## Assigned task
Reproduce the first line of the material below and each line after it, exactly, through the line containing "Answer: -47558", and give nothing more.
============================================================
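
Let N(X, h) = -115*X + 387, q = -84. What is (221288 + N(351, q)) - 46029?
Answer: 135281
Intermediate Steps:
N(X, h) = 387 - 115*X
(221288 + N(351, q)) - 46029 = (221288 + (387 - 115*351)) - 46029 = (221288 + (387 - 40365)) - 46029 = (221288 - 39978) - 46029 = 181310 - 46029 = 135281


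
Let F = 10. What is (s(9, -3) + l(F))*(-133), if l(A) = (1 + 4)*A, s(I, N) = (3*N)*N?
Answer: -10241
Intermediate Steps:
s(I, N) = 3*N**2
l(A) = 5*A
(s(9, -3) + l(F))*(-133) = (3*(-3)**2 + 5*10)*(-133) = (3*9 + 50)*(-133) = (27 + 50)*(-133) = 77*(-133) = -10241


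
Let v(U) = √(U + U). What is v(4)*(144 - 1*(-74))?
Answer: 436*√2 ≈ 616.60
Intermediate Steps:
v(U) = √2*√U (v(U) = √(2*U) = √2*√U)
v(4)*(144 - 1*(-74)) = (√2*√4)*(144 - 1*(-74)) = (√2*2)*(144 + 74) = (2*√2)*218 = 436*√2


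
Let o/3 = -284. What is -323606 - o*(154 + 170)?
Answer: -47558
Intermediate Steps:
o = -852 (o = 3*(-284) = -852)
-323606 - o*(154 + 170) = -323606 - (-852)*(154 + 170) = -323606 - (-852)*324 = -323606 - 1*(-276048) = -323606 + 276048 = -47558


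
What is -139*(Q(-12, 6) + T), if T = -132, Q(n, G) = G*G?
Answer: 13344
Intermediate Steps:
Q(n, G) = G**2
-139*(Q(-12, 6) + T) = -139*(6**2 - 132) = -139*(36 - 132) = -139*(-96) = 13344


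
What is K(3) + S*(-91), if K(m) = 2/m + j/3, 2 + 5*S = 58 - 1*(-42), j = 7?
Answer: -8903/5 ≈ -1780.6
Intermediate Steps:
S = 98/5 (S = -2/5 + (58 - 1*(-42))/5 = -2/5 + (58 + 42)/5 = -2/5 + (1/5)*100 = -2/5 + 20 = 98/5 ≈ 19.600)
K(m) = 7/3 + 2/m (K(m) = 2/m + 7/3 = 7/3 + 2/m)
K(3) + S*(-91) = (7/3 + 2/3) + (98/5)*(-91) = (7/3 + 2*(1/3)) - 8918/5 = (7/3 + 2/3) - 8918/5 = 3 - 8918/5 = -8903/5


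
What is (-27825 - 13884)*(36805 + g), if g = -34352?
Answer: -102312177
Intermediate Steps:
(-27825 - 13884)*(36805 + g) = (-27825 - 13884)*(36805 - 34352) = -41709*2453 = -102312177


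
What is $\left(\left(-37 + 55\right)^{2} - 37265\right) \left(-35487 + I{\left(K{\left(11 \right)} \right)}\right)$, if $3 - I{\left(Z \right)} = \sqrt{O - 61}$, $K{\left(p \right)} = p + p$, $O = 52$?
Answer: $1310814444 + 110823 i \approx 1.3108 \cdot 10^{9} + 1.1082 \cdot 10^{5} i$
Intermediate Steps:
$K{\left(p \right)} = 2 p$
$I{\left(Z \right)} = 3 - 3 i$ ($I{\left(Z \right)} = 3 - \sqrt{52 - 61} = 3 - \sqrt{-9} = 3 - 3 i$)
$\left(\left(-37 + 55\right)^{2} - 37265\right) \left(-35487 + I{\left(K{\left(11 \right)} \right)}\right) = \left(\left(-37 + 55\right)^{2} - 37265\right) \left(-35487 + \left(3 - 3 i\right)\right) = \left(18^{2} - 37265\right) \left(-35484 - 3 i\right) = \left(324 - 37265\right) \left(-35484 - 3 i\right) = - 36941 \left(-35484 - 3 i\right) = 1310814444 + 110823 i$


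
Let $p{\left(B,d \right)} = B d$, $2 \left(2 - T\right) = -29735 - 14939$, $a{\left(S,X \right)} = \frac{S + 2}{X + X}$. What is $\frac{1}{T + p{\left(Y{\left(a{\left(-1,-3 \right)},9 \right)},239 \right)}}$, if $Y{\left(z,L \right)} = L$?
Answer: $\frac{1}{24490} \approx 4.0833 \cdot 10^{-5}$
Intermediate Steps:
$a{\left(S,X \right)} = \frac{2 + S}{2 X}$
$T = 22339$ ($T = 2 - \frac{-29735 - 14939}{2} = 2 - -22337 = 2 + 22337 = 22339$)
$\frac{1}{T + p{\left(Y{\left(a{\left(-1,-3 \right)},9 \right)},239 \right)}} = \frac{1}{22339 + 9 \cdot 239} = \frac{1}{22339 + 2151} = \frac{1}{24490}$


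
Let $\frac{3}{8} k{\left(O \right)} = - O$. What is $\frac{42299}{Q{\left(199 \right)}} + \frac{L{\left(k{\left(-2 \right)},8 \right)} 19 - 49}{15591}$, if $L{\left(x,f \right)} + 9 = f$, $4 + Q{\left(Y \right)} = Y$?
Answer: $\frac{219823483}{1013415} \approx 216.91$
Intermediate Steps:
$Q{\left(Y \right)} = -4 + Y$
$k{\left(O \right)} = - \frac{8 O}{3}$ ($k{\left(O \right)} = \frac{8 \left(- O\right)}{3} = - \frac{8 O}{3}$)
$L{\left(x,f \right)} = -9 + f$
$\frac{42299}{Q{\left(199 \right)}} + \frac{L{\left(k{\left(-2 \right)},8 \right)} 19 - 49}{15591} = \frac{42299}{-4 + 199} + \frac{\left(-9 + 8\right) 19 - 49}{15591} = \frac{42299}{195} + \left(\left(-1\right) 19 - 49\right) \frac{1}{15591} = 42299 \cdot \frac{1}{195} + \left(-19 - 49\right) \frac{1}{15591} = \frac{42299}{195} - \frac{68}{15591} = \frac{219823483}{1013415}$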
============================================================
## Response to this task
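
Let N(X, h) = -115*X + 387, q = -84. What is (221288 + N(351, q)) - 46029?
Answer: 135281
Intermediate Steps:
N(X, h) = 387 - 115*X
(221288 + N(351, q)) - 46029 = (221288 + (387 - 115*351)) - 46029 = (221288 + (387 - 40365)) - 46029 = (221288 - 39978) - 46029 = 181310 - 46029 = 135281


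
Let F = 10. What is (s(9, -3) + l(F))*(-133), if l(A) = (1 + 4)*A, s(I, N) = (3*N)*N?
Answer: -10241
Intermediate Steps:
s(I, N) = 3*N**2
l(A) = 5*A
(s(9, -3) + l(F))*(-133) = (3*(-3)**2 + 5*10)*(-133) = (3*9 + 50)*(-133) = (27 + 50)*(-133) = 77*(-133) = -10241


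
Let v(U) = √(U + U). What is v(4)*(144 - 1*(-74))?
Answer: 436*√2 ≈ 616.60
Intermediate Steps:
v(U) = √2*√U (v(U) = √(2*U) = √2*√U)
v(4)*(144 - 1*(-74)) = (√2*√4)*(144 - 1*(-74)) = (√2*2)*(144 + 74) = (2*√2)*218 = 436*√2


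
Let o/3 = -284. What is -323606 - o*(154 + 170)?
Answer: -47558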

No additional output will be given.